WHAT THIS TASK INVOLVES ->
Each record, exactly as written, should be printed again.

STORED DATA ->
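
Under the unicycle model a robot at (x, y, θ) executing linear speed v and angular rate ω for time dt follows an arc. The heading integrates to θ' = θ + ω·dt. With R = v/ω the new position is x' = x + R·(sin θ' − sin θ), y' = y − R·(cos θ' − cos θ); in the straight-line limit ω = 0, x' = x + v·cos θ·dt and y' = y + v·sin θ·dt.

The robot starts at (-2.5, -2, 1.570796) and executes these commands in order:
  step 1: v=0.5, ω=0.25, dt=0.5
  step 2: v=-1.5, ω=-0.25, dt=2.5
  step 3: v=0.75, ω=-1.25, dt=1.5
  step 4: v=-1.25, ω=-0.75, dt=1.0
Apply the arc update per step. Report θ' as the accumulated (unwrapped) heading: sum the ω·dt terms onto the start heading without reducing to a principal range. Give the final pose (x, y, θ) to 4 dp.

step 1: θ'=1.6958 (R=2.0000) → pose (-2.5156, -1.7507, 1.6958)
step 2: θ'=1.0708 (R=6.0000) → pose (-3.2033, -5.3753, 1.0708)
step 3: θ'=-0.8042 (R=-0.6000) → pose (-2.2446, -5.2467, -0.8042)
step 4: θ'=-1.5542 (R=1.6667) → pose (-2.7106, -4.1182, -1.5542)

(-2.7106, -4.1182, -1.5542)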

SOLUTION FOR THIS PROBLEM ->
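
Under the unicycle model a robot at (x, y, θ) executing linear speed v and angular rate ω for time dt follows an arc. The heading integrates to θ' = θ + ω·dt. With R = v/ω the new position is x' = x + R·(sin θ' − sin θ), y' = y − R·(cos θ' − cos θ); in the straight-line limit ω = 0, x' = x + v·cos θ·dt and y' = y + v·sin θ·dt.

The robot starts at (-2.5, -2, 1.570796) and executes these commands in order:
  step 1: v=0.5, ω=0.25, dt=0.5
  step 2: v=-1.5, ω=-0.25, dt=2.5
  step 3: v=0.75, ω=-1.25, dt=1.5
  step 4: v=-1.25, ω=-0.75, dt=1.0
Apply the arc update per step. Report θ' as the accumulated (unwrapped) heading: sum the ω·dt terms onto the start heading without reducing to a principal range. Give the final pose (x, y, θ) to 4 dp.

step 1: θ'=1.6958 (R=2.0000) → pose (-2.5156, -1.7507, 1.6958)
step 2: θ'=1.0708 (R=6.0000) → pose (-3.2033, -5.3753, 1.0708)
step 3: θ'=-0.8042 (R=-0.6000) → pose (-2.2446, -5.2467, -0.8042)
step 4: θ'=-1.5542 (R=1.6667) → pose (-2.7106, -4.1182, -1.5542)

(-2.7106, -4.1182, -1.5542)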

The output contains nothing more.